AIM OF THE EXERCISE: Could you write out the listing below again, exactly?

THE DATA section start

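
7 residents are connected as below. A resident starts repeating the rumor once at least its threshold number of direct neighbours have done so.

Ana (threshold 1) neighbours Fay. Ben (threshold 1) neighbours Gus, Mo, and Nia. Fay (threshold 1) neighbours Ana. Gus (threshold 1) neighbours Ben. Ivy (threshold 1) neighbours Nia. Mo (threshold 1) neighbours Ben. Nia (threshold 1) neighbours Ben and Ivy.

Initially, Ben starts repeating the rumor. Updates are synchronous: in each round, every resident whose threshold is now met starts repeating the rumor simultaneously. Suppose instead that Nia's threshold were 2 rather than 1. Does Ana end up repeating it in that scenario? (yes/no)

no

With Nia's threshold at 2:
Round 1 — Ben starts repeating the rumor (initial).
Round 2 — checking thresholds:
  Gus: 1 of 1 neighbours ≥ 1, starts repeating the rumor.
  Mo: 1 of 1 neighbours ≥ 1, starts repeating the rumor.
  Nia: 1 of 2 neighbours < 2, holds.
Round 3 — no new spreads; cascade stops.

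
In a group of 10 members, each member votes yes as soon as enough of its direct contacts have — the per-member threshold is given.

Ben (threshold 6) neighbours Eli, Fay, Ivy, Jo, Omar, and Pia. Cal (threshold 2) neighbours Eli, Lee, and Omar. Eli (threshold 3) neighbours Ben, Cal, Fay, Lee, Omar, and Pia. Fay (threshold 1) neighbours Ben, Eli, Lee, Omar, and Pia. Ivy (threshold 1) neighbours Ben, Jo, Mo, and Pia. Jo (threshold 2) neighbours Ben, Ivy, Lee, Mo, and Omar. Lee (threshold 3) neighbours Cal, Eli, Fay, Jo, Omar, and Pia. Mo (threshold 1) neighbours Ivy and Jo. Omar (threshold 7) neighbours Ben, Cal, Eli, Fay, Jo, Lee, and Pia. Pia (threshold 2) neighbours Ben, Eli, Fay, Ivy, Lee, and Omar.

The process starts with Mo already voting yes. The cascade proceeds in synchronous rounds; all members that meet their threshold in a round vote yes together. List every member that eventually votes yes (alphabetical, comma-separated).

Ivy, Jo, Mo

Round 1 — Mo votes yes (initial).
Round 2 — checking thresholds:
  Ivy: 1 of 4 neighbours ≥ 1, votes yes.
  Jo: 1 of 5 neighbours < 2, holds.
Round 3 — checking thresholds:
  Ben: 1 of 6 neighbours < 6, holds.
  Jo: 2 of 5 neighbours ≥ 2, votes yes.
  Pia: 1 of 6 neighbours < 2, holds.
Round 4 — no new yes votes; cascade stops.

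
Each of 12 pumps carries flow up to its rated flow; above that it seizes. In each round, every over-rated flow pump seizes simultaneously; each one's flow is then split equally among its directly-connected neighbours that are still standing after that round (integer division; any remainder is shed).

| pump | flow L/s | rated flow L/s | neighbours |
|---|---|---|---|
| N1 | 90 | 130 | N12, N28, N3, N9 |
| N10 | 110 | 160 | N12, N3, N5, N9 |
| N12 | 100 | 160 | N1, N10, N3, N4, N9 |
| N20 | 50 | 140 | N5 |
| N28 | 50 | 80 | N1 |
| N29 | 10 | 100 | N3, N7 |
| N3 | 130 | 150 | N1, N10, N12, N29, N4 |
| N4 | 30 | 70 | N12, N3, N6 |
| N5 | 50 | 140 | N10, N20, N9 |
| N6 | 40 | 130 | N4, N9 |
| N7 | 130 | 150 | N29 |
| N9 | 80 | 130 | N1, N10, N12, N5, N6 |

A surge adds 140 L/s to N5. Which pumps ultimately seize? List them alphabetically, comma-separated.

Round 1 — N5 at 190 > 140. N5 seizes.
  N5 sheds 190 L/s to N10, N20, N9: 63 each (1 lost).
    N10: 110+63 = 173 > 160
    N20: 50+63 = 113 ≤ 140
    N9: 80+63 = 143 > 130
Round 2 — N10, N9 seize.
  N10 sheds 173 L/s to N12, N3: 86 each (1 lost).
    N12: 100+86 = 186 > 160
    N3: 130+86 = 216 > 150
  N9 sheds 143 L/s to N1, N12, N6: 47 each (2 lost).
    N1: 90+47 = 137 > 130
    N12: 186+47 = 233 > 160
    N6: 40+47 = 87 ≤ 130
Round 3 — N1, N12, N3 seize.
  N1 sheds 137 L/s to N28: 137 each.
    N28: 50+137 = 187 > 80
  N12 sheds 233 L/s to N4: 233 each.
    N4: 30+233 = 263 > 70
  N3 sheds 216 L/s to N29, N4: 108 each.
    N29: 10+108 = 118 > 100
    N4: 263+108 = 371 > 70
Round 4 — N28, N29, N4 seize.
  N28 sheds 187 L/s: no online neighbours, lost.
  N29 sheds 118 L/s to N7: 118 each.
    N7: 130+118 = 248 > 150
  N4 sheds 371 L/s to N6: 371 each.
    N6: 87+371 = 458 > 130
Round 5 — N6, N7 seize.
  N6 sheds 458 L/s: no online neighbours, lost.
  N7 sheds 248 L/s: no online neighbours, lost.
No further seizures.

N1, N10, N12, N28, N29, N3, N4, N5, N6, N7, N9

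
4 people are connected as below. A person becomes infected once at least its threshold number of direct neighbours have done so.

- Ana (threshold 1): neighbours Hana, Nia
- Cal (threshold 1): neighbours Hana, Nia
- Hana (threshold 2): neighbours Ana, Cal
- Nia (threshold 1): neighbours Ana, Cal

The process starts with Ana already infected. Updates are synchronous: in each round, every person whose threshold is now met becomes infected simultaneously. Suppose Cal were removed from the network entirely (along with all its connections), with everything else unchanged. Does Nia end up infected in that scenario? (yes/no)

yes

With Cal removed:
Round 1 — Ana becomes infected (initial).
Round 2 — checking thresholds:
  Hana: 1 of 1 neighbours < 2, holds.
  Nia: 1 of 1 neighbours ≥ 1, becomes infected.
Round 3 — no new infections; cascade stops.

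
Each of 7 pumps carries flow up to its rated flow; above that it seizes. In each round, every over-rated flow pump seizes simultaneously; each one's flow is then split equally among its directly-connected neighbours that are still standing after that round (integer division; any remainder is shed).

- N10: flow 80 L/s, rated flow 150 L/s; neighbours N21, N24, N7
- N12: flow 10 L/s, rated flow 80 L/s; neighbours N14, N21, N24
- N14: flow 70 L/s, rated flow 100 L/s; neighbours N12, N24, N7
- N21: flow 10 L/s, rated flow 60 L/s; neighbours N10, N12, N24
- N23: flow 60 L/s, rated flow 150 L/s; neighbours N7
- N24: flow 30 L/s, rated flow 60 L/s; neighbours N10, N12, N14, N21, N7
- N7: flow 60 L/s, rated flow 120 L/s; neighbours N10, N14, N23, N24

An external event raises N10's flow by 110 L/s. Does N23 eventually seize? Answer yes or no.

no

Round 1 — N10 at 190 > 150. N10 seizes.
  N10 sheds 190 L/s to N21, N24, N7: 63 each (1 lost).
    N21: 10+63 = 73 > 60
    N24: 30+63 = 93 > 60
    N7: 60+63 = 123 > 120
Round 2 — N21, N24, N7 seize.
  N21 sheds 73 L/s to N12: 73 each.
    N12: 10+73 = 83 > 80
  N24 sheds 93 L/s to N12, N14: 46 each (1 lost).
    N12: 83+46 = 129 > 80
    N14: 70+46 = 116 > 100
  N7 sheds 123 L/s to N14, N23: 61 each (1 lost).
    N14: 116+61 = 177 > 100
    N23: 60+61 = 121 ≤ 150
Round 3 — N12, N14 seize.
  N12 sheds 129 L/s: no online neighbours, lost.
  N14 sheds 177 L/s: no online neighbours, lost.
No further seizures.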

THE DATA section end

OUTPUT BELOW:
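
7 residents are connected as below. A resident starts repeating the rumor once at least its threshold number of direct neighbours have done so.

Ana (threshold 1) neighbours Fay. Ben (threshold 1) neighbours Gus, Mo, and Nia. Fay (threshold 1) neighbours Ana. Gus (threshold 1) neighbours Ben. Ivy (threshold 1) neighbours Nia. Mo (threshold 1) neighbours Ben. Nia (threshold 1) neighbours Ben and Ivy.

Initially, Ben starts repeating the rumor. Updates are synchronous: in each round, every resident whose threshold is now met starts repeating the rumor simultaneously. Suppose instead that Nia's threshold were 2 rather than 1. Does Ana end up repeating it in that scenario? (yes/no)

no

With Nia's threshold at 2:
Round 1 — Ben starts repeating the rumor (initial).
Round 2 — checking thresholds:
  Gus: 1 of 1 neighbours ≥ 1, starts repeating the rumor.
  Mo: 1 of 1 neighbours ≥ 1, starts repeating the rumor.
  Nia: 1 of 2 neighbours < 2, holds.
Round 3 — no new spreads; cascade stops.

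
In a group of 10 members, each member votes yes as soon as enough of its direct contacts have — the per-member threshold is given.

Ben (threshold 6) neighbours Eli, Fay, Ivy, Jo, Omar, and Pia. Cal (threshold 2) neighbours Eli, Lee, and Omar. Eli (threshold 3) neighbours Ben, Cal, Fay, Lee, Omar, and Pia. Fay (threshold 1) neighbours Ben, Eli, Lee, Omar, and Pia. Ivy (threshold 1) neighbours Ben, Jo, Mo, and Pia. Jo (threshold 2) neighbours Ben, Ivy, Lee, Mo, and Omar. Lee (threshold 3) neighbours Cal, Eli, Fay, Jo, Omar, and Pia. Mo (threshold 1) neighbours Ivy and Jo. Omar (threshold 7) neighbours Ben, Cal, Eli, Fay, Jo, Lee, and Pia. Pia (threshold 2) neighbours Ben, Eli, Fay, Ivy, Lee, and Omar.

The process starts with Mo already voting yes. The cascade proceeds in synchronous rounds; all members that meet their threshold in a round vote yes together. List every member that eventually votes yes (alphabetical, comma-separated).

Ivy, Jo, Mo

Round 1 — Mo votes yes (initial).
Round 2 — checking thresholds:
  Ivy: 1 of 4 neighbours ≥ 1, votes yes.
  Jo: 1 of 5 neighbours < 2, holds.
Round 3 — checking thresholds:
  Ben: 1 of 6 neighbours < 6, holds.
  Jo: 2 of 5 neighbours ≥ 2, votes yes.
  Pia: 1 of 6 neighbours < 2, holds.
Round 4 — no new yes votes; cascade stops.

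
Each of 12 pumps carries flow up to its rated flow; above that it seizes. In each round, every over-rated flow pump seizes simultaneously; each one's flow is then split equally among its directly-connected neighbours that are still standing after that round (integer division; any remainder is shed).

| pump | flow L/s | rated flow L/s | neighbours |
|---|---|---|---|
| N1 | 90 | 130 | N12, N28, N3, N9 |
| N10 | 110 | 160 | N12, N3, N5, N9 |
| N12 | 100 | 160 | N1, N10, N3, N4, N9 |
| N20 | 50 | 140 | N5 |
| N28 | 50 | 80 | N1 |
| N29 | 10 | 100 | N3, N7 |
| N3 | 130 | 150 | N1, N10, N12, N29, N4 |
| N4 | 30 | 70 | N12, N3, N6 |
| N5 | 50 | 140 | N10, N20, N9 |
| N6 | 40 | 130 | N4, N9 |
| N7 | 130 | 150 | N29 |
| N9 | 80 | 130 | N1, N10, N12, N5, N6 |

A surge adds 140 L/s to N5. Which pumps ultimately seize? List them alphabetically, comma-separated.

Round 1 — N5 at 190 > 140. N5 seizes.
  N5 sheds 190 L/s to N10, N20, N9: 63 each (1 lost).
    N10: 110+63 = 173 > 160
    N20: 50+63 = 113 ≤ 140
    N9: 80+63 = 143 > 130
Round 2 — N10, N9 seize.
  N10 sheds 173 L/s to N12, N3: 86 each (1 lost).
    N12: 100+86 = 186 > 160
    N3: 130+86 = 216 > 150
  N9 sheds 143 L/s to N1, N12, N6: 47 each (2 lost).
    N1: 90+47 = 137 > 130
    N12: 186+47 = 233 > 160
    N6: 40+47 = 87 ≤ 130
Round 3 — N1, N12, N3 seize.
  N1 sheds 137 L/s to N28: 137 each.
    N28: 50+137 = 187 > 80
  N12 sheds 233 L/s to N4: 233 each.
    N4: 30+233 = 263 > 70
  N3 sheds 216 L/s to N29, N4: 108 each.
    N29: 10+108 = 118 > 100
    N4: 263+108 = 371 > 70
Round 4 — N28, N29, N4 seize.
  N28 sheds 187 L/s: no online neighbours, lost.
  N29 sheds 118 L/s to N7: 118 each.
    N7: 130+118 = 248 > 150
  N4 sheds 371 L/s to N6: 371 each.
    N6: 87+371 = 458 > 130
Round 5 — N6, N7 seize.
  N6 sheds 458 L/s: no online neighbours, lost.
  N7 sheds 248 L/s: no online neighbours, lost.
No further seizures.

N1, N10, N12, N28, N29, N3, N4, N5, N6, N7, N9

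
4 people are connected as below. A person becomes infected once at least its threshold number of direct neighbours have done so.

- Ana (threshold 1): neighbours Hana, Nia
- Cal (threshold 1): neighbours Hana, Nia
- Hana (threshold 2): neighbours Ana, Cal
- Nia (threshold 1): neighbours Ana, Cal

The process starts with Ana already infected. Updates are synchronous: in each round, every person whose threshold is now met becomes infected simultaneously. Suppose Cal were removed from the network entirely (along with all its connections), with everything else unchanged. Does Nia end up infected in that scenario? (yes/no)

yes

With Cal removed:
Round 1 — Ana becomes infected (initial).
Round 2 — checking thresholds:
  Hana: 1 of 1 neighbours < 2, holds.
  Nia: 1 of 1 neighbours ≥ 1, becomes infected.
Round 3 — no new infections; cascade stops.

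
Each of 7 pumps carries flow up to its rated flow; above that it seizes. In each round, every over-rated flow pump seizes simultaneously; each one's flow is then split equally among its directly-connected neighbours that are still standing after that round (integer division; any remainder is shed).

- N10: flow 80 L/s, rated flow 150 L/s; neighbours N21, N24, N7
- N12: flow 10 L/s, rated flow 80 L/s; neighbours N14, N21, N24
- N14: flow 70 L/s, rated flow 100 L/s; neighbours N12, N24, N7
- N21: flow 10 L/s, rated flow 60 L/s; neighbours N10, N12, N24
- N23: flow 60 L/s, rated flow 150 L/s; neighbours N7
- N24: flow 30 L/s, rated flow 60 L/s; neighbours N10, N12, N14, N21, N7
- N7: flow 60 L/s, rated flow 120 L/s; neighbours N10, N14, N23, N24

An external event raises N10's flow by 110 L/s. Does N23 eventually seize? Answer yes or no.

no

Round 1 — N10 at 190 > 150. N10 seizes.
  N10 sheds 190 L/s to N21, N24, N7: 63 each (1 lost).
    N21: 10+63 = 73 > 60
    N24: 30+63 = 93 > 60
    N7: 60+63 = 123 > 120
Round 2 — N21, N24, N7 seize.
  N21 sheds 73 L/s to N12: 73 each.
    N12: 10+73 = 83 > 80
  N24 sheds 93 L/s to N12, N14: 46 each (1 lost).
    N12: 83+46 = 129 > 80
    N14: 70+46 = 116 > 100
  N7 sheds 123 L/s to N14, N23: 61 each (1 lost).
    N14: 116+61 = 177 > 100
    N23: 60+61 = 121 ≤ 150
Round 3 — N12, N14 seize.
  N12 sheds 129 L/s: no online neighbours, lost.
  N14 sheds 177 L/s: no online neighbours, lost.
No further seizures.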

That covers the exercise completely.